▶ [Data excerpts]:

+-------+

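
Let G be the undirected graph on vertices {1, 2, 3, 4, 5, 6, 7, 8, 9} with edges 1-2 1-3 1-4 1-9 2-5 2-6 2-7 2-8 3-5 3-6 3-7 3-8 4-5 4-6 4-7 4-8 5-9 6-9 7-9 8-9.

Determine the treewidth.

A width-4 tree decomposition is:
Bags: B1 = {1, 2, 3, 4, 9}  B2 = {2, 3, 4, 7, 9}  B3 = {2, 3, 4, 8, 9}  B4 = {2, 3, 4, 6, 9}  B5 = {2, 3, 4, 5, 9}
Tree: B1–B2, B2–B3, B3–B4, B4–B5
Each bag holds 5 vertices, so the decomposition has width 4, which upper-bounds the treewidth. For the lower bound: the 5 vertex sets {1,2}, {7,9}, {3,8}, {4}, {6} are disjoint, each induces a connected subgraph, and every pair is joined by at least one edge of G. Contracting each set to a single vertex therefore yields K_{5} as a minor, and since treewidth is minor-monotone, tw(G) ≥ tw(K_{5}) = 4. The upper and lower bounds meet at 4, so that is the treewidth.

4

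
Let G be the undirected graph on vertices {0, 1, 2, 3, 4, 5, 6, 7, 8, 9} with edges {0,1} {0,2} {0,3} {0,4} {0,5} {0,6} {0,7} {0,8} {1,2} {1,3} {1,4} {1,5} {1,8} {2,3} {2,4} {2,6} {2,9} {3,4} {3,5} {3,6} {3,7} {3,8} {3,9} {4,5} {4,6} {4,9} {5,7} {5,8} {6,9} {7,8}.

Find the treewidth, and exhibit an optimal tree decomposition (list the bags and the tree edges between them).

The largest bag has 5 vertices, giving width 4; this decomposition certifies tw(G) ≤ 4. For the lower bound, the 5 vertices {0, 1, 3, 5, 8} are pairwise adjacent, and any tree decomposition puts a clique entirely inside one bag — forcing width ≥ 4. The upper and lower bounds meet at 4, so that is the treewidth.

Treewidth 4.
One optimal decomposition is:
Bags: B1 = {0, 1, 3, 4, 5}  B2 = {0, 1, 2, 3, 4}  B3 = {0, 1, 3, 5, 8}  B4 = {0, 2, 3, 4, 6}  B5 = {0, 3, 5, 7, 8}  B6 = {2, 3, 4, 6, 9}
Tree: B1–B2, B1–B3, B2–B4, B3–B5, B4–B6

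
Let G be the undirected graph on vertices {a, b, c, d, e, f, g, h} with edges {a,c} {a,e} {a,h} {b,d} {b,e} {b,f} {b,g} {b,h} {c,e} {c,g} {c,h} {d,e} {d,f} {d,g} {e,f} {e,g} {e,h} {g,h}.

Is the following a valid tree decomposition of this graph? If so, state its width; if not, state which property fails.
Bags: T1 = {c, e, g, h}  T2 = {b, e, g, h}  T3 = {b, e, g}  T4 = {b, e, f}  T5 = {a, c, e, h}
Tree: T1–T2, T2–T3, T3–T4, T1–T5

A tree decomposition must satisfy three properties: every vertex lies in some bag; for every edge, both endpoints lie together in some bag; and for every vertex, the bags containing it form a connected subtree. Here vertex d appears in no bag, so the decomposition is invalid.

No — vertex d appears in no bag.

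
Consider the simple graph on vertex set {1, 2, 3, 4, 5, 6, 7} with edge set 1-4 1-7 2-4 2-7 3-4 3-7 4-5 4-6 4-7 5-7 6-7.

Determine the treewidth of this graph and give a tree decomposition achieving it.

Treewidth 2.
One such decomposition:
Bags: B1 = {1, 4, 7}  B2 = {4, 6, 7}  B3 = {3, 4, 7}  B4 = {2, 4, 7}  B5 = {4, 5, 7}
Tree: B1–B2, B2–B3, B1–B4, B4–B5

Every bag has size at most 3, so the width is 3 − 1 = 2 and tw(G) ≤ 2. For the lower bound, the 3 vertices {1, 4, 7} are pairwise adjacent, and any tree decomposition puts a clique entirely inside one bag — forcing width ≥ 2. The upper and lower bounds meet at 2, so that is the treewidth.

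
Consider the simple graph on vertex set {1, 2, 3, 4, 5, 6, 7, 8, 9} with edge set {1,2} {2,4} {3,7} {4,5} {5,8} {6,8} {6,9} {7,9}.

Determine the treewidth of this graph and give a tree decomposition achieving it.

The largest bag has 2 vertices, giving width 1; this decomposition certifies tw(G) ≤ 1. Since G has at least one edge (e.g. 3–7), it is not an edgeless graph, so tw(G) ≥ 1. Hence tw(G) = 1 exactly.

Treewidth 1.
One such decomposition:
Bags: B1 = {3, 7}  B2 = {7, 9}  B3 = {6, 9}  B4 = {6, 8}  B5 = {5, 8}  B6 = {4, 5}  B7 = {2, 4}  B8 = {1, 2}
Tree: B1–B2, B2–B3, B3–B4, B4–B5, B5–B6, B6–B7, B7–B8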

+-------+

Nothing but an exact reproduction of the entries is wanted.

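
Let G be the undirected graph on vertices {1, 2, 3, 4, 5, 6, 7, 8, 9} with edges 1-2 1-3 1-4 1-9 2-5 2-6 2-7 2-8 3-5 3-6 3-7 3-8 4-5 4-6 4-7 4-8 5-9 6-9 7-9 8-9.

Determine the treewidth.

A width-4 tree decomposition is:
Bags: B1 = {1, 2, 3, 4, 9}  B2 = {2, 3, 4, 7, 9}  B3 = {2, 3, 4, 8, 9}  B4 = {2, 3, 4, 6, 9}  B5 = {2, 3, 4, 5, 9}
Tree: B1–B2, B2–B3, B3–B4, B4–B5
Each bag holds 5 vertices, so the decomposition has width 4, which upper-bounds the treewidth. For the lower bound: the 5 vertex sets {1,2}, {7,9}, {3,8}, {4}, {6} are disjoint, each induces a connected subgraph, and every pair is joined by at least one edge of G. Contracting each set to a single vertex therefore yields K_{5} as a minor, and since treewidth is minor-monotone, tw(G) ≥ tw(K_{5}) = 4. The upper and lower bounds meet at 4, so that is the treewidth.

4

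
Let G be the undirected graph on vertices {0, 1, 2, 3, 4, 5, 6, 7, 8, 9} with edges {0,1} {0,2} {0,3} {0,4} {0,5} {0,6} {0,7} {0,8} {1,2} {1,3} {1,4} {1,5} {1,8} {2,3} {2,4} {2,6} {2,9} {3,4} {3,5} {3,6} {3,7} {3,8} {3,9} {4,5} {4,6} {4,9} {5,7} {5,8} {6,9} {7,8}.

Find the treewidth, and exhibit an optimal tree decomposition (list the bags and the tree edges between them).

The largest bag has 5 vertices, giving width 4; this decomposition certifies tw(G) ≤ 4. For the lower bound, the 5 vertices {0, 1, 3, 5, 8} are pairwise adjacent, and any tree decomposition puts a clique entirely inside one bag — forcing width ≥ 4. The upper and lower bounds meet at 4, so that is the treewidth.

Treewidth 4.
One optimal decomposition is:
Bags: B1 = {0, 1, 3, 4, 5}  B2 = {0, 1, 2, 3, 4}  B3 = {0, 1, 3, 5, 8}  B4 = {0, 2, 3, 4, 6}  B5 = {0, 3, 5, 7, 8}  B6 = {2, 3, 4, 6, 9}
Tree: B1–B2, B1–B3, B2–B4, B3–B5, B4–B6

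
Let G be the undirected graph on vertices {a, b, c, d, e, f, g, h} with edges {a,c} {a,e} {a,h} {b,d} {b,e} {b,f} {b,g} {b,h} {c,e} {c,g} {c,h} {d,e} {d,f} {d,g} {e,f} {e,g} {e,h} {g,h}.

Is the following a valid tree decomposition of this graph? If so, state its width; if not, state which property fails.
Bags: T1 = {c, e, g, h}  T2 = {b, e, g, h}  T3 = {b, e, g}  T4 = {b, e, f}  T5 = {a, c, e, h}
Tree: T1–T2, T2–T3, T3–T4, T1–T5

A tree decomposition must satisfy three properties: every vertex lies in some bag; for every edge, both endpoints lie together in some bag; and for every vertex, the bags containing it form a connected subtree. Here vertex d appears in no bag, so the decomposition is invalid.

No — vertex d appears in no bag.

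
Consider the simple graph on vertex set {1, 2, 3, 4, 5, 6, 7} with edge set 1-4 1-7 2-4 2-7 3-4 3-7 4-5 4-6 4-7 5-7 6-7.

Determine the treewidth of this graph and give a tree decomposition achieving it.

Treewidth 2.
One such decomposition:
Bags: B1 = {1, 4, 7}  B2 = {4, 6, 7}  B3 = {3, 4, 7}  B4 = {2, 4, 7}  B5 = {4, 5, 7}
Tree: B1–B2, B2–B3, B1–B4, B4–B5

Every bag has size at most 3, so the width is 3 − 1 = 2 and tw(G) ≤ 2. For the lower bound, the 3 vertices {1, 4, 7} are pairwise adjacent, and any tree decomposition puts a clique entirely inside one bag — forcing width ≥ 2. The upper and lower bounds meet at 2, so that is the treewidth.

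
Consider the simple graph on vertex set {1, 2, 3, 4, 5, 6, 7, 8, 9} with edge set {1,2} {2,4} {3,7} {4,5} {5,8} {6,8} {6,9} {7,9}.

Determine the treewidth of this graph and give a tree decomposition achieving it.

The largest bag has 2 vertices, giving width 1; this decomposition certifies tw(G) ≤ 1. Since G has at least one edge (e.g. 3–7), it is not an edgeless graph, so tw(G) ≥ 1. Hence tw(G) = 1 exactly.

Treewidth 1.
One such decomposition:
Bags: B1 = {3, 7}  B2 = {7, 9}  B3 = {6, 9}  B4 = {6, 8}  B5 = {5, 8}  B6 = {4, 5}  B7 = {2, 4}  B8 = {1, 2}
Tree: B1–B2, B2–B3, B3–B4, B4–B5, B5–B6, B6–B7, B7–B8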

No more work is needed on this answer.